Data records
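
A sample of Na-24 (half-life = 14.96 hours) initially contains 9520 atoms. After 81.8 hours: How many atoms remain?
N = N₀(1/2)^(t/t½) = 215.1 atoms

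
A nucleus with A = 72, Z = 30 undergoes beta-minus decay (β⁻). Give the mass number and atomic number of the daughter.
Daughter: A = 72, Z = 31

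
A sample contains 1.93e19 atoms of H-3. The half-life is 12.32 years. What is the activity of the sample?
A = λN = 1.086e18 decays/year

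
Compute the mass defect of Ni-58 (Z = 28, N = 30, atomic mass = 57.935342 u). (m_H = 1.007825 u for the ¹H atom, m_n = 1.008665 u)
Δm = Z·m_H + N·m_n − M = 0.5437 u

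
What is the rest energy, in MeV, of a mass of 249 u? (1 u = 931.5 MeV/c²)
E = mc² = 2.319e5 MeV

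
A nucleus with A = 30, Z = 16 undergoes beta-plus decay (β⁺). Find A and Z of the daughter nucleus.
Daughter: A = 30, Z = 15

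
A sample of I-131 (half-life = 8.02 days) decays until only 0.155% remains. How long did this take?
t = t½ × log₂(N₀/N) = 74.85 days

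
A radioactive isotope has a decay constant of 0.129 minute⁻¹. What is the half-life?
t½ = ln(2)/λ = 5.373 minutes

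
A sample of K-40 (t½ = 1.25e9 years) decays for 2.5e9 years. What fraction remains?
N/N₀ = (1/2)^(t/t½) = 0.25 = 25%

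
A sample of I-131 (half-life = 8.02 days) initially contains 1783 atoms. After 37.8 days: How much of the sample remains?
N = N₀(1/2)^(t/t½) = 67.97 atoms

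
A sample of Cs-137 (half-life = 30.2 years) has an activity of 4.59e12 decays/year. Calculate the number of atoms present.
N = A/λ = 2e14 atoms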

...

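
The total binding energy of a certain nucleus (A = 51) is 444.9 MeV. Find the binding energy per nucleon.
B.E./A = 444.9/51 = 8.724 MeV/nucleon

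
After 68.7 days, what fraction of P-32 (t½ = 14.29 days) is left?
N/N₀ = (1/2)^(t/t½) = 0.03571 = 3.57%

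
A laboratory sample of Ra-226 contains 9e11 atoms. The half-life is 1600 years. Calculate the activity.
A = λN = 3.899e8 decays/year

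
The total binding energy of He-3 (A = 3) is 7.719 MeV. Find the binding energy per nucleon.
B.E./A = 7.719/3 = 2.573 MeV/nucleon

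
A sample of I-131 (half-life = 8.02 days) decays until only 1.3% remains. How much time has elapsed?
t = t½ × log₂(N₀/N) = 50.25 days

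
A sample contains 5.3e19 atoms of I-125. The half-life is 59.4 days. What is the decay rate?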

Work to be completed | Your answer should consist of the lines from the line with "time has elapsed?" to the line with "A sample contains 5.3e19" above, repeated exactly, both ends included.

Answer section |
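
A sample of I-131 (half-life = 8.02 days) decays until only 1.3% remains. How much time has elapsed?
t = t½ × log₂(N₀/N) = 50.25 days

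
A sample contains 5.3e19 atoms of I-125. The half-life is 59.4 days. What is the decay rate?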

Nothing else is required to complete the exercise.